**Exercise**
Two lines below mark the span: the one containing "Underwriting expenses = 40722" and the one containing "In Buhlmann credibility, n = 583". Set down both, plus every line between, exactly as they stand, and nothing else.

|---|

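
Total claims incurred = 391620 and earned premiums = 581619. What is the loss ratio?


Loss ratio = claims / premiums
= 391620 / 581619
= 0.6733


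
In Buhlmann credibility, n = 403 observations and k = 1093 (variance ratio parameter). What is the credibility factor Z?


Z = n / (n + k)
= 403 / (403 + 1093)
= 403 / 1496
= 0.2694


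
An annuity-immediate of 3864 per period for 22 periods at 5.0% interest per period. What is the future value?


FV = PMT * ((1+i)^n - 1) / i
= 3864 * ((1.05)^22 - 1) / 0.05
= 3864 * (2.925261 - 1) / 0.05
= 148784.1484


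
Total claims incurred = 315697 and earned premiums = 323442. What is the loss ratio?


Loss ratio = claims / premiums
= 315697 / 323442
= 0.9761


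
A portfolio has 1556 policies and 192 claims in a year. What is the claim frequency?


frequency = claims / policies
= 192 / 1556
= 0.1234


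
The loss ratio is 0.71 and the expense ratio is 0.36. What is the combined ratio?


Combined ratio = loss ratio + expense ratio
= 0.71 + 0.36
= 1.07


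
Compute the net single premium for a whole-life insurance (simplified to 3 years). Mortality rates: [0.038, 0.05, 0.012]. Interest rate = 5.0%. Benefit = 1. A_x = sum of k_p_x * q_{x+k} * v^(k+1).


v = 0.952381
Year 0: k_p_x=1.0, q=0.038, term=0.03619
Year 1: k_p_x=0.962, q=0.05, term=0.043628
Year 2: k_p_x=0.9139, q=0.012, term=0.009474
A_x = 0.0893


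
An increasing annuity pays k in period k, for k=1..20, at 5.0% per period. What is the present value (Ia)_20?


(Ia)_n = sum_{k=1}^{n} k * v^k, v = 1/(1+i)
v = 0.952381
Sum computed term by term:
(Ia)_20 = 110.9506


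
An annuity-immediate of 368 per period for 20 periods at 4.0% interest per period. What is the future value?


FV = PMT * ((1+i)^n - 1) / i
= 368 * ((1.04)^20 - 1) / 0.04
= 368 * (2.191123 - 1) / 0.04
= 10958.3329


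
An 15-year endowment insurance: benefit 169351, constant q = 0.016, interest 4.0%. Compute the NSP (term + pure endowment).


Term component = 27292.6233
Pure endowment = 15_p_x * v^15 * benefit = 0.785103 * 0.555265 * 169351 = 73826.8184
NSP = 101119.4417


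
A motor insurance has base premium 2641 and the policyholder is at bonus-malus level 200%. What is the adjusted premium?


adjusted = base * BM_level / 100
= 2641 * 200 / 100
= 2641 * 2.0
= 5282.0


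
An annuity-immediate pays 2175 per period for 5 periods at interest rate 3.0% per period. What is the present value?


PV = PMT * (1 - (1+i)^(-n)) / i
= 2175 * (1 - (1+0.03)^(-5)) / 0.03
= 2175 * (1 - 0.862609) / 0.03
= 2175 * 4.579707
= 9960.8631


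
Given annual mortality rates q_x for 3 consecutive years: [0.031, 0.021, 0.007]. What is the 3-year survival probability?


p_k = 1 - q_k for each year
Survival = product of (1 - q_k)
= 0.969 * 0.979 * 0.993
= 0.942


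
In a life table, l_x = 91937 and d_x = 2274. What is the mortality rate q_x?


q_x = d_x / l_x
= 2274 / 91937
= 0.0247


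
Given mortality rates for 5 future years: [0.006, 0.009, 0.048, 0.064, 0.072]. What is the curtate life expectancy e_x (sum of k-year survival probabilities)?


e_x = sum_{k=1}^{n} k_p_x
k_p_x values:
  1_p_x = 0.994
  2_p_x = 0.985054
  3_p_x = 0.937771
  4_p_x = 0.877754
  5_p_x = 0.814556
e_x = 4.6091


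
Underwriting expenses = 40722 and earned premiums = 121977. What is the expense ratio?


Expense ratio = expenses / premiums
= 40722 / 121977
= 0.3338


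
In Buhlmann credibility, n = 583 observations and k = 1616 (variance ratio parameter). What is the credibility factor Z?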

|---|

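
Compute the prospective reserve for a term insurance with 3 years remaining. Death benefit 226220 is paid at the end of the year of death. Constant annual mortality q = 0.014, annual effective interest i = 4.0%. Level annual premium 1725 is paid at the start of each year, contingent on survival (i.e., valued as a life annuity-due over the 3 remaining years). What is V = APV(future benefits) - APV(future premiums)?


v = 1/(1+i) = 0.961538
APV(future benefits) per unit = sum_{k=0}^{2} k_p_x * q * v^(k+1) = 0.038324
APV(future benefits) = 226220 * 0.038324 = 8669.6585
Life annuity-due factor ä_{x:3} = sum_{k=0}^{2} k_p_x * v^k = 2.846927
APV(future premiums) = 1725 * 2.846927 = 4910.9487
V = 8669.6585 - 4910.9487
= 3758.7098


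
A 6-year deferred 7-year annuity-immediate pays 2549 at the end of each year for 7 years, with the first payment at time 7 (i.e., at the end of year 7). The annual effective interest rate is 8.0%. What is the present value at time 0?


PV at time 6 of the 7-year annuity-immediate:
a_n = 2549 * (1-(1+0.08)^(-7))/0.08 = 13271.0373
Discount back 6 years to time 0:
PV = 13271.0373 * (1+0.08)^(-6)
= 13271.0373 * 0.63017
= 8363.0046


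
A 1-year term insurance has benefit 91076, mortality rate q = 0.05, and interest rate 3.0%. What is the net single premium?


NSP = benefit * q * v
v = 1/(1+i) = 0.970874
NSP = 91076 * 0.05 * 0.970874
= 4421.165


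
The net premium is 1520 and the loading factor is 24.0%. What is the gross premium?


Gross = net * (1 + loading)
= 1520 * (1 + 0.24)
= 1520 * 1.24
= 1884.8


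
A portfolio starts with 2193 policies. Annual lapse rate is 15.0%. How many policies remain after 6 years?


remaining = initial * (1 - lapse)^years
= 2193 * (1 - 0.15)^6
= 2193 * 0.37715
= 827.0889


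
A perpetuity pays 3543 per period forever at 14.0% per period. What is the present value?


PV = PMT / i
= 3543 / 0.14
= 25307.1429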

|---|

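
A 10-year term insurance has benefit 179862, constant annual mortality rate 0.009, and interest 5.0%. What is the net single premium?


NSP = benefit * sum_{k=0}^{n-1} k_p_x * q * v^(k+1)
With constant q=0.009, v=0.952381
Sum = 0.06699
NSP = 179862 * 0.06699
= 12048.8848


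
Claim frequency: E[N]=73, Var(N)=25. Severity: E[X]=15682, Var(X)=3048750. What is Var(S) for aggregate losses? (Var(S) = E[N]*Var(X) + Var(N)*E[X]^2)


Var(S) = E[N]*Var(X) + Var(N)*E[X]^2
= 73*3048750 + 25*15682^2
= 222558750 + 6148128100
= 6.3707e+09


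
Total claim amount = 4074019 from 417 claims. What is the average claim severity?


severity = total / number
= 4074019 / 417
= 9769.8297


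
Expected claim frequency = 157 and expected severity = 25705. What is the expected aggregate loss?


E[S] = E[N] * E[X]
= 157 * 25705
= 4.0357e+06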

|---|

**Solution to the problem**
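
Underwriting expenses = 40722 and earned premiums = 121977. What is the expense ratio?


Expense ratio = expenses / premiums
= 40722 / 121977
= 0.3338


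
In Buhlmann credibility, n = 583 observations and k = 1616 (variance ratio parameter). What is the credibility factor Z?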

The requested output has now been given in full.